What you need to do:
Each line of the listing below should be restated word for word.

Data in this exercise:
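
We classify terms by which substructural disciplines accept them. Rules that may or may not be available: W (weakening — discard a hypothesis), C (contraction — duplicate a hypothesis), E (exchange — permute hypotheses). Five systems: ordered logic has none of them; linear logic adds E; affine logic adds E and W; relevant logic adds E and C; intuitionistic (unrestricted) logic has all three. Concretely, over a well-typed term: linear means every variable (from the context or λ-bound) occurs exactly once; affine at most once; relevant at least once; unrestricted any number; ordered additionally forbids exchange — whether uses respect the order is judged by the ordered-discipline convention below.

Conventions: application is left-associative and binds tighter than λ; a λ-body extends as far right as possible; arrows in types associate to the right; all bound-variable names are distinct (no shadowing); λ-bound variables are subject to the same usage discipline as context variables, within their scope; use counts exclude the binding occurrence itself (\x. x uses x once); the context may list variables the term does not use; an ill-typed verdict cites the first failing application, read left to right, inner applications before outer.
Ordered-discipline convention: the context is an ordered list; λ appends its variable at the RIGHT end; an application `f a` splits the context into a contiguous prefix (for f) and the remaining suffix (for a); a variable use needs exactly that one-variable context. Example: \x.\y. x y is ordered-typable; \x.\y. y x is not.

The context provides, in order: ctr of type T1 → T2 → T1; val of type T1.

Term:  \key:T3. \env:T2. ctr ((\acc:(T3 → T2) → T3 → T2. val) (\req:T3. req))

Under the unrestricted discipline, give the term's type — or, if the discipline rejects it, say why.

not well-typed under unrestricted — a type mismatch blocks all five
usage: ctr: 1, val: 1, key [bound]: 0, env [bound]: 0, acc [bound]: 0, req [bound]: 1
left-to-right use order: ctr, val, req
typing: ill-typed: an application expects (T3 → T2) → T3 → T2 but receives T3 → T3
all disciplines: ordered ✗ | linear ✗ | affine ✗ | relevant ✗ | unrestricted ✗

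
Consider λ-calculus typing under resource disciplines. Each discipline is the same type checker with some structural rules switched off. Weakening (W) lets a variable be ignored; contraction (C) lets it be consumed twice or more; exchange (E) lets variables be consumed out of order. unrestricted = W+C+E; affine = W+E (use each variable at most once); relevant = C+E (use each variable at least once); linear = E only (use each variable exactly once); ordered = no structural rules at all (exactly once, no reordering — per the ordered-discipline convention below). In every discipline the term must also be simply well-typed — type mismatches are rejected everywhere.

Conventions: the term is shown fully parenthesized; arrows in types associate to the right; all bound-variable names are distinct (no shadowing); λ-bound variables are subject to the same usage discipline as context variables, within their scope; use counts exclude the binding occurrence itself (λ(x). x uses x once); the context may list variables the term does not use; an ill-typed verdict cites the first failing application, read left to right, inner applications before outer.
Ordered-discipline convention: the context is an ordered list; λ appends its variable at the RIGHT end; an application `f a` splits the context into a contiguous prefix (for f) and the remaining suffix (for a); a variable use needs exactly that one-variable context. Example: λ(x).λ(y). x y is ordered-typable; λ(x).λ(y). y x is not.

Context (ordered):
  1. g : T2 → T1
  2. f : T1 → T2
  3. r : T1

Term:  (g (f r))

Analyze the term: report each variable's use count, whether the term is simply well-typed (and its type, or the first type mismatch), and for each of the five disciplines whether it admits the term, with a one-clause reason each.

counts: g: 1, f: 1, r: 1
order of uses: g, f, r
typing: ✓ — T1
ordered ✓ (single-use (g, f, r), ordered derivation ok)
linear ✓ (g, f, r: one use apiece)
affine ✓ (g, f, r: no repeats, contraction unneeded)
relevant ✓ (g, f, r: all used, weakening unneeded)
unrestricted ✓ (well-typed at T1; no restrictions here)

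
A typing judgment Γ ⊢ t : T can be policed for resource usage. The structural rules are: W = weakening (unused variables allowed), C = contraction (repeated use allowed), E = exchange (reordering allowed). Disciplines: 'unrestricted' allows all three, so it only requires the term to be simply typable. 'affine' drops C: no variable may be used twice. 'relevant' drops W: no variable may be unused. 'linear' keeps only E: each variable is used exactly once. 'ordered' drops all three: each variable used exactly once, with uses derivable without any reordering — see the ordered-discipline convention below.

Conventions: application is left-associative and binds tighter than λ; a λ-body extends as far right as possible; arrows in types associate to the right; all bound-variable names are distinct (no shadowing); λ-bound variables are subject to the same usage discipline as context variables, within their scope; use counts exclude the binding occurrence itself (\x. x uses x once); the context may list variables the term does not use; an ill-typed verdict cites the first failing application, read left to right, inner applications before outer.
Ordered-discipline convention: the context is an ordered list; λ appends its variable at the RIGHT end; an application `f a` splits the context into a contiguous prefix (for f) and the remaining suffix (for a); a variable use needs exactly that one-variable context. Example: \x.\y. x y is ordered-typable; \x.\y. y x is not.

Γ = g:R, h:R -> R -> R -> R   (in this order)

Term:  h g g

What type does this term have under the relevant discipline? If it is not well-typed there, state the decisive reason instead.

term : R -> R
variable uses: g: 2; h: 1
order of uses: h, g, g
typing: the term checks, with type R -> R
summary: ordered ✗ · linear ✗ · affine ✗ · relevant ✓ · unrestricted ✓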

Response area:
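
We classify terms by which substructural disciplines accept them. Rules that may or may not be available: W (weakening — discard a hypothesis), C (contraction — duplicate a hypothesis), E (exchange — permute hypotheses). Five systems: ordered logic has none of them; linear logic adds E; affine logic adds E and W; relevant logic adds E and C; intuitionistic (unrestricted) logic has all three. Concretely, over a well-typed term: linear means every variable (from the context or λ-bound) occurs exactly once; affine at most once; relevant at least once; unrestricted any number; ordered additionally forbids exchange — whether uses respect the order is judged by the ordered-discipline convention below.

Conventions: application is left-associative and binds tighter than λ; a λ-body extends as far right as possible; arrows in types associate to the right; all bound-variable names are distinct (no shadowing); λ-bound variables are subject to the same usage discipline as context variables, within their scope; use counts exclude the binding occurrence itself (\x. x uses x once); the context may list variables the term does not use; an ill-typed verdict cites the first failing application, read left to right, inner applications before outer.
Ordered-discipline convention: the context is an ordered list; λ appends its variable at the RIGHT end; an application `f a` splits the context into a contiguous prefix (for f) and the remaining suffix (for a); a variable use needs exactly that one-variable context. Example: \x.\y. x y is ordered-typable; \x.\y. y x is not.

The context provides, in order: ctr of type T1 → T2 → T1; val of type T1.

Term:  \key:T3. \env:T2. ctr ((\acc:(T3 → T2) → T3 → T2. val) (\req:T3. req))

Under the unrestricted discipline, give the term's type — or, if the discipline rejects it, say why.

not well-typed under unrestricted — a type mismatch blocks all five
usage: ctr: 1, val: 1, key [bound]: 0, env [bound]: 0, acc [bound]: 0, req [bound]: 1
left-to-right use order: ctr, val, req
typing: ill-typed: an application expects (T3 → T2) → T3 → T2 but receives T3 → T3
all disciplines: ordered ✗ | linear ✗ | affine ✗ | relevant ✗ | unrestricted ✗

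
Consider λ-calculus typing under resource disciplines. Each discipline is the same type checker with some structural rules switched off. Weakening (W) lets a variable be ignored; contraction (C) lets it be consumed twice or more; exchange (E) lets variables be consumed out of order. unrestricted = W+C+E; affine = W+E (use each variable at most once); relevant = C+E (use each variable at least once); linear = E only (use each variable exactly once); ordered = no structural rules at all (exactly once, no reordering — per the ordered-discipline convention below). In every discipline the term must also be simply well-typed — type mismatches are rejected everywhere.

Conventions: the term is shown fully parenthesized; arrows in types associate to the right; all bound-variable names are distinct (no shadowing); λ-bound variables are subject to the same usage discipline as context variables, within their scope; use counts exclude the binding occurrence itself (λ(x). x uses x once); the context may list variables the term does not use; an ill-typed verdict cites the first failing application, read left to right, inner applications before outer.
Ordered-discipline convention: the context is an ordered list; λ appends its variable at the RIGHT end; an application `f a` splits the context into a contiguous prefix (for f) and the remaining suffix (for a); a variable use needs exactly that one-variable context. Example: λ(x).λ(y). x y is ordered-typable; λ(x).λ(y). y x is not.

Context (ordered):
  1. g : T2 → T1
  2. f : T1 → T2
  3. r : T1

Term:  (g (f r))

Analyze the term: report each variable's use count, whether the term is simply well-typed (and its type, or the first type mismatch), and for each of the five disciplines whether it admits the term, with a one-clause reason each.

counts: g: 1, f: 1, r: 1
order of uses: g, f, r
typing: ✓ — T1
ordered ✓ (single-use (g, f, r), ordered derivation ok)
linear ✓ (g, f, r: one use apiece)
affine ✓ (g, f, r: no repeats, contraction unneeded)
relevant ✓ (g, f, r: all used, weakening unneeded)
unrestricted ✓ (well-typed at T1; no restrictions here)

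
A typing judgment Γ ⊢ t : T can be policed for resource usage. The structural rules are: W = weakening (unused variables allowed), C = contraction (repeated use allowed), E = exchange (reordering allowed). Disciplines: 'unrestricted' allows all three, so it only requires the term to be simply typable. 'affine' drops C: no variable may be used twice. 'relevant' drops W: no variable may be unused. 'linear' keeps only E: each variable is used exactly once. 'ordered' drops all three: each variable used exactly once, with uses derivable without any reordering — see the ordered-discipline convention below.

Conventions: application is left-associative and binds tighter than λ; a λ-body extends as far right as possible; arrows in types associate to the right; all bound-variable names are distinct (no shadowing); λ-bound variables are subject to the same usage discipline as context variables, within their scope; use counts exclude the binding occurrence itself (\x. x uses x once); the context may list variables the term does not use; an ill-typed verdict cites the first failing application, read left to right, inner applications before outer.
Ordered-discipline convention: the context is an ordered list; λ appends its variable at the RIGHT end; an application `f a` splits the context into a contiguous prefix (for f) and the remaining suffix (for a); a variable use needs exactly that one-variable context. Example: \x.\y. x y is ordered-typable; \x.\y. y x is not.

Γ = g:R, h:R -> R -> R -> R   (in this order)

Term:  h g g

What type does this term have under the relevant discipline? If it is not well-typed there, state the decisive reason instead.

term : R -> R
variable uses: g: 2; h: 1
order of uses: h, g, g
typing: the term checks, with type R -> R
summary: ordered ✗ · linear ✗ · affine ✗ · relevant ✓ · unrestricted ✓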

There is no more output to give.